[What is required]: Where the word "each" appears in a line below, copy the whole line.

Stored data
^^^^

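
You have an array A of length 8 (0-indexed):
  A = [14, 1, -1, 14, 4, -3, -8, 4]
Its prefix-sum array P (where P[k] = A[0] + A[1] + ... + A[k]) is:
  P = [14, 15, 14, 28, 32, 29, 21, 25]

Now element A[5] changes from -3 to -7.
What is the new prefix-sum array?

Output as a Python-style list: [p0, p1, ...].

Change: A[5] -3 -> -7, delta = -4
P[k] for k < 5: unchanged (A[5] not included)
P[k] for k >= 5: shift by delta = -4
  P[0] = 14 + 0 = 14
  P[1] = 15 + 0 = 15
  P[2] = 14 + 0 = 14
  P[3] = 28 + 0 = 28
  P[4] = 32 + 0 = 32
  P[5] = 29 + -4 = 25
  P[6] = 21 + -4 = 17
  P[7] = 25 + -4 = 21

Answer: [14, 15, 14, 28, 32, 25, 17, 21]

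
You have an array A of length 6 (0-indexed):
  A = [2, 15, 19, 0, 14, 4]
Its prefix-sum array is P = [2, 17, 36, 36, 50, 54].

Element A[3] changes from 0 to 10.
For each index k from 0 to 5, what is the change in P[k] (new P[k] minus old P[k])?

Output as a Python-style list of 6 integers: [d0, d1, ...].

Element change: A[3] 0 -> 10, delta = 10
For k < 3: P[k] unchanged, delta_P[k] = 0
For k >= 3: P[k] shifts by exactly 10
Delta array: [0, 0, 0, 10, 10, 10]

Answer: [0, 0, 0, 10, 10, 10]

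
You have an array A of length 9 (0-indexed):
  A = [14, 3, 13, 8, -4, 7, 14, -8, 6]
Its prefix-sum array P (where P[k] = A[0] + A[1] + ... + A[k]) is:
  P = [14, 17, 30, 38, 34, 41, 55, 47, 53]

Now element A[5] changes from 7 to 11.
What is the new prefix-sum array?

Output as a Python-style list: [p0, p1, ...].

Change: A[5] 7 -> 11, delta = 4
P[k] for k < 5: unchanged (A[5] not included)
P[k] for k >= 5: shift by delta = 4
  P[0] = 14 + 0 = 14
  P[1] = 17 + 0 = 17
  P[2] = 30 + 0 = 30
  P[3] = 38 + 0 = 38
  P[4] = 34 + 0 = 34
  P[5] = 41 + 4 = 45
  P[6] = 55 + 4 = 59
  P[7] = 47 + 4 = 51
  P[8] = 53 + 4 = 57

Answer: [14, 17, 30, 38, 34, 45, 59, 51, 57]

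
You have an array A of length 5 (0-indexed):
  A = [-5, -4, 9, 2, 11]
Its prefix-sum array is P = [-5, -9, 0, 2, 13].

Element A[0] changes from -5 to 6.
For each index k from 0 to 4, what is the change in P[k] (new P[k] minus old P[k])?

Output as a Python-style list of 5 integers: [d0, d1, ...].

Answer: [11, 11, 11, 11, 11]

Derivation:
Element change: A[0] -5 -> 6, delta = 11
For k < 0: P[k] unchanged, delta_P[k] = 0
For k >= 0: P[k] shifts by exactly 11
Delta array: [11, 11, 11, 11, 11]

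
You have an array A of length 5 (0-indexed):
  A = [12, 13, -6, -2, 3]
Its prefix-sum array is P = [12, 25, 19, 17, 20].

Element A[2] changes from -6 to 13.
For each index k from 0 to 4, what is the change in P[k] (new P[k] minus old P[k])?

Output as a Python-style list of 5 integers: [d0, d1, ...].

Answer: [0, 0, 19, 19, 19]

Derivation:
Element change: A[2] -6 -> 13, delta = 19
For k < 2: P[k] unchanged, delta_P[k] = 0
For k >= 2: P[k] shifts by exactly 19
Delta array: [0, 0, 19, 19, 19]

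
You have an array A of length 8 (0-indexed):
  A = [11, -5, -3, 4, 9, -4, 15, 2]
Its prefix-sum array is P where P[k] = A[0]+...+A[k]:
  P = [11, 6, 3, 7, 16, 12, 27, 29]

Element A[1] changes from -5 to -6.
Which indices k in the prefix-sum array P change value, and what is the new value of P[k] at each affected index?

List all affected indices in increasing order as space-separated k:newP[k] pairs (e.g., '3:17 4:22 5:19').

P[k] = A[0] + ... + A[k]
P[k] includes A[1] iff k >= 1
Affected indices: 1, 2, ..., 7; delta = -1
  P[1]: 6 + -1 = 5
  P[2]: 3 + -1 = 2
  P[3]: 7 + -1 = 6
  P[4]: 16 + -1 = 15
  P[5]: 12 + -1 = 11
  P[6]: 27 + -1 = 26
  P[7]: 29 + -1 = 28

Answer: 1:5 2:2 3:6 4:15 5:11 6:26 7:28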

^^^^

[Response for this exercise]:
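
For each index k from 0 to 5, what is the change in P[k] (new P[k] minus old P[k])?
For each index k from 0 to 4, what is the change in P[k] (new P[k] minus old P[k])?
For each index k from 0 to 4, what is the change in P[k] (new P[k] minus old P[k])?
Which indices k in the prefix-sum array P change value, and what is the new value of P[k] at each affected index?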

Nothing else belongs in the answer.